* Input:
--------------------

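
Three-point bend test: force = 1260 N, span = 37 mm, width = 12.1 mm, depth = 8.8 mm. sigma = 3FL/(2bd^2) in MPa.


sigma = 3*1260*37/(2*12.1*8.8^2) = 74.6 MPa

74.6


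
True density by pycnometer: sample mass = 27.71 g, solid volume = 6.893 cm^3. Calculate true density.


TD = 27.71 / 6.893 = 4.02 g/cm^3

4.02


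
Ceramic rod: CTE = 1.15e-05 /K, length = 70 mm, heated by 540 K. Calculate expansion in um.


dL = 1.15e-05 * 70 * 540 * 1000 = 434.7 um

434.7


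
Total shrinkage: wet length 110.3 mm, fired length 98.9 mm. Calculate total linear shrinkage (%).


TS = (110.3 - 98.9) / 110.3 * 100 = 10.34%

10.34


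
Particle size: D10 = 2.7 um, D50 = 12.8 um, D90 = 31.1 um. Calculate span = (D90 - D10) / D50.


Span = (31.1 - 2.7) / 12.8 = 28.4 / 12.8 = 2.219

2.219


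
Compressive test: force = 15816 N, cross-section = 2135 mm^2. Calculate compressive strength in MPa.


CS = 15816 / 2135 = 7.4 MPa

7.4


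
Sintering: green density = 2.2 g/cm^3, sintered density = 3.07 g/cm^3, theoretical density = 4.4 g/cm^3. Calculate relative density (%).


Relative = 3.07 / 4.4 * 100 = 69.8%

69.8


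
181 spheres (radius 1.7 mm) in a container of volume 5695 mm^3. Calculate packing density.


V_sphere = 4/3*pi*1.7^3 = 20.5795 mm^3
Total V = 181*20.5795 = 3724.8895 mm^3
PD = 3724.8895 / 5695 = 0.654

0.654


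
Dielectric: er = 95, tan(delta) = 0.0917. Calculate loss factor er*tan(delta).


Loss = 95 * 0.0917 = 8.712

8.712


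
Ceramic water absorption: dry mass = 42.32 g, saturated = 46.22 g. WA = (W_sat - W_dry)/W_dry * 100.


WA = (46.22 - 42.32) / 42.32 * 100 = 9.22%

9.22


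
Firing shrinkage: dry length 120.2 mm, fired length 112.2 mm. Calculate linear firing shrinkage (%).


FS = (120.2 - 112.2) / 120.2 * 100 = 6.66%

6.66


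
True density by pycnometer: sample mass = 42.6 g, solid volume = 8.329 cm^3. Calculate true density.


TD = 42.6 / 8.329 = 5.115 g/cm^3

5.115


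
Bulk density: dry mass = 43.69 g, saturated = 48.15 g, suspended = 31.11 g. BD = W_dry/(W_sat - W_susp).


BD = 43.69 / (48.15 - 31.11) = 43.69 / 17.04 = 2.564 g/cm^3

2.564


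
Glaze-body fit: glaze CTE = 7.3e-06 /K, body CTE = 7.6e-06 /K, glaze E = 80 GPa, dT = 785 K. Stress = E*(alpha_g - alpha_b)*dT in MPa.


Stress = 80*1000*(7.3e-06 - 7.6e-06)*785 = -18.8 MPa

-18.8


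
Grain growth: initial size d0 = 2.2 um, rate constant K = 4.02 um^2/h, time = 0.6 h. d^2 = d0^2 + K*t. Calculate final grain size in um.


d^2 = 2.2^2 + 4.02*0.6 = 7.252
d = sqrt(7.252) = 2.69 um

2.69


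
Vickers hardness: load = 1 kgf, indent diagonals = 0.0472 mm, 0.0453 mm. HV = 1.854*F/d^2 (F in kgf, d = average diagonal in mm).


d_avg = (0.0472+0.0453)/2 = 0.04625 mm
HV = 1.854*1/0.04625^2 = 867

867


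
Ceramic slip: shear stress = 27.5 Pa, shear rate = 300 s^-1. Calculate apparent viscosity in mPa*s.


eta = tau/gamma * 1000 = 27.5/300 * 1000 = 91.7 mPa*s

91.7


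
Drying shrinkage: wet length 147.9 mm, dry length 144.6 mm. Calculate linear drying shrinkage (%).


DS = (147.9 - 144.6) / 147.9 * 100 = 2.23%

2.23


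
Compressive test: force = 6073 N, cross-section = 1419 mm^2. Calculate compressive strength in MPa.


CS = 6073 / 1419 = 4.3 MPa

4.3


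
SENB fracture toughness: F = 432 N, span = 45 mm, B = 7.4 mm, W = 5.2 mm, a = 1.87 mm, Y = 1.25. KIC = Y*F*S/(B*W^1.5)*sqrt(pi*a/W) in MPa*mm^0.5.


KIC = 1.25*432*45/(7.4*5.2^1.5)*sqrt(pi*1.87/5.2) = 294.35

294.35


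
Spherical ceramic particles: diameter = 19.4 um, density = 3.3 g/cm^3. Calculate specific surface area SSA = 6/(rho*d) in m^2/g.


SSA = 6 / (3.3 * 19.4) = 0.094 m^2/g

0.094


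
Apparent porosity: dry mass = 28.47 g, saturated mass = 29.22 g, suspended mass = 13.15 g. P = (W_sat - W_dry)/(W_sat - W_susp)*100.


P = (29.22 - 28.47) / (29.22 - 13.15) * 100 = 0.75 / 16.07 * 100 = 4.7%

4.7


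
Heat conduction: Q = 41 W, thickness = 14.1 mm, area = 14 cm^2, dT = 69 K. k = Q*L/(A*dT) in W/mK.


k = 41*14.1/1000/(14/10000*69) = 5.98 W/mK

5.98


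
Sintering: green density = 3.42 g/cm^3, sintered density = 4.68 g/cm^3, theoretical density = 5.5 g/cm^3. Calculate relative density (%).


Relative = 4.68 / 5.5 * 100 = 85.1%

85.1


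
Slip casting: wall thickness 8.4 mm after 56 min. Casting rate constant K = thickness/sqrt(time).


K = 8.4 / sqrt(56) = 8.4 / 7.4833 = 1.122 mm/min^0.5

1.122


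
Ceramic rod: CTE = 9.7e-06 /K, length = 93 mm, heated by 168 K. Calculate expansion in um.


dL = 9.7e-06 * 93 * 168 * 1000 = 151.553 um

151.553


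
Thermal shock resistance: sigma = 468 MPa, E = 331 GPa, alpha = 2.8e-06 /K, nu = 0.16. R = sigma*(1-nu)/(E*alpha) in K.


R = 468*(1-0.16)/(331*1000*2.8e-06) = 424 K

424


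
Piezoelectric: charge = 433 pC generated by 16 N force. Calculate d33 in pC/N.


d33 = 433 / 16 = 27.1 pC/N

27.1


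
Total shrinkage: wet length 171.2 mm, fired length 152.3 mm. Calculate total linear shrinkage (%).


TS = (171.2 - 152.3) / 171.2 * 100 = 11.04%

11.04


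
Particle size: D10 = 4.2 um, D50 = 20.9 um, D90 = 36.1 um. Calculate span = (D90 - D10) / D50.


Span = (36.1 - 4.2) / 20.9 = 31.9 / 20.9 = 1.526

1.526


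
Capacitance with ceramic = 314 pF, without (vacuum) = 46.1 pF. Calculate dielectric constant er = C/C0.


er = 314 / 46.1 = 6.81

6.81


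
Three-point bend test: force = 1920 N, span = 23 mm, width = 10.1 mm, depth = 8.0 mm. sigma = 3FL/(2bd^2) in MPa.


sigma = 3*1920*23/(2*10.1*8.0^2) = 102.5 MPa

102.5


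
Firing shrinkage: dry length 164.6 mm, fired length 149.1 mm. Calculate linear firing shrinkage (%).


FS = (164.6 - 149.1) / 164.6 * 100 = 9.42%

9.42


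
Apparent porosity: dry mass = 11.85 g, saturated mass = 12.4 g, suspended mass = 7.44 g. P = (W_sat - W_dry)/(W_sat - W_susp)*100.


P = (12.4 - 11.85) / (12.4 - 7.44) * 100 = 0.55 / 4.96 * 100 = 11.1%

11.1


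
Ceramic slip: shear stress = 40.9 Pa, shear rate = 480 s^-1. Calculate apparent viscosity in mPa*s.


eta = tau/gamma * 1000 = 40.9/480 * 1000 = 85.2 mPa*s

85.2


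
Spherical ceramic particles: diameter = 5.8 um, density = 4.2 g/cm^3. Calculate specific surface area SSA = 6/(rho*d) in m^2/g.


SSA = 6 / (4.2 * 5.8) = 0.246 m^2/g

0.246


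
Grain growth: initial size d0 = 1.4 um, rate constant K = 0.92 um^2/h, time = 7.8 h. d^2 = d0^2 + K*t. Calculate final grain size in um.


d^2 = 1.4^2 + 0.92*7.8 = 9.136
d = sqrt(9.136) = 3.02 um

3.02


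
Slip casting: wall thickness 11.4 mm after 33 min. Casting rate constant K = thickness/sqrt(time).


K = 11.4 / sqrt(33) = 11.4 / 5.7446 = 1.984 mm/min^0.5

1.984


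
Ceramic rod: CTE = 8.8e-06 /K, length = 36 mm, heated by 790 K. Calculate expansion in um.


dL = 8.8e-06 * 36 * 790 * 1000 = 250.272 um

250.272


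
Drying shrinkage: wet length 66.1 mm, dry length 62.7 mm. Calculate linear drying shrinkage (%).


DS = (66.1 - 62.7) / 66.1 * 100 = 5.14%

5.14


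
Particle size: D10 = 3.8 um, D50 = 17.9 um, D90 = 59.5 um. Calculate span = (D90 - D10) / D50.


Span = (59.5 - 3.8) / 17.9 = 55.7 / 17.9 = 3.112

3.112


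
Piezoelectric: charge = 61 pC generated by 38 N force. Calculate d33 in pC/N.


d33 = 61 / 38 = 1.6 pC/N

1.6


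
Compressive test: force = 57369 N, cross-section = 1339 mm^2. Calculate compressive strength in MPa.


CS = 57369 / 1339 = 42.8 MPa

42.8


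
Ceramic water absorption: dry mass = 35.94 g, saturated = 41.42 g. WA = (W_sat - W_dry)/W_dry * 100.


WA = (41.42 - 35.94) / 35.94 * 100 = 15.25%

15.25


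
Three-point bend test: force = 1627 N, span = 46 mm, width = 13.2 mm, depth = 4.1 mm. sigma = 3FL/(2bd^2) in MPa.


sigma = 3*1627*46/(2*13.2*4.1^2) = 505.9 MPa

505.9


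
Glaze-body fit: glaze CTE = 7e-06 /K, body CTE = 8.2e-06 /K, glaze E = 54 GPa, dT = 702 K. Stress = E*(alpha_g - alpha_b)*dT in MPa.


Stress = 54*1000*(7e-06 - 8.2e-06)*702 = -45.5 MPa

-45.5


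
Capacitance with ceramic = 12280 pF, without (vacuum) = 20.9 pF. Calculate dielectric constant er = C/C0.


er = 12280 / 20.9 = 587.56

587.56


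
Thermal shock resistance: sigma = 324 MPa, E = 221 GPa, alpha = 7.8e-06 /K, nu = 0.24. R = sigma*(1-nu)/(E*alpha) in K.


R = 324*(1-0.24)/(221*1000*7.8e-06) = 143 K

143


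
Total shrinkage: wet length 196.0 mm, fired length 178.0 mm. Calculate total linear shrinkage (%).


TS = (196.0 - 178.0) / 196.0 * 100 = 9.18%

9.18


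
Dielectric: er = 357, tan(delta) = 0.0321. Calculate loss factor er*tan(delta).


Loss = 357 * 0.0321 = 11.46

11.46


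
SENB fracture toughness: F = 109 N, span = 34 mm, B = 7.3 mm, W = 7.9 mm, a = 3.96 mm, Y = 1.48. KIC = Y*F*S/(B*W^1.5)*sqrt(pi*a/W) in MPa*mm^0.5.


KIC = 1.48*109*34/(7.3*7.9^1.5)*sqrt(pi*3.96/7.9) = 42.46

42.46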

--------------------

* Task objective:
Your answer should hold only the lines from the one with "SENB fracture toughness: F = 109" through the end of the listing above, both ends included, written out exactly.

* Exercise result:
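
SENB fracture toughness: F = 109 N, span = 34 mm, B = 7.3 mm, W = 7.9 mm, a = 3.96 mm, Y = 1.48. KIC = Y*F*S/(B*W^1.5)*sqrt(pi*a/W) in MPa*mm^0.5.


KIC = 1.48*109*34/(7.3*7.9^1.5)*sqrt(pi*3.96/7.9) = 42.46

42.46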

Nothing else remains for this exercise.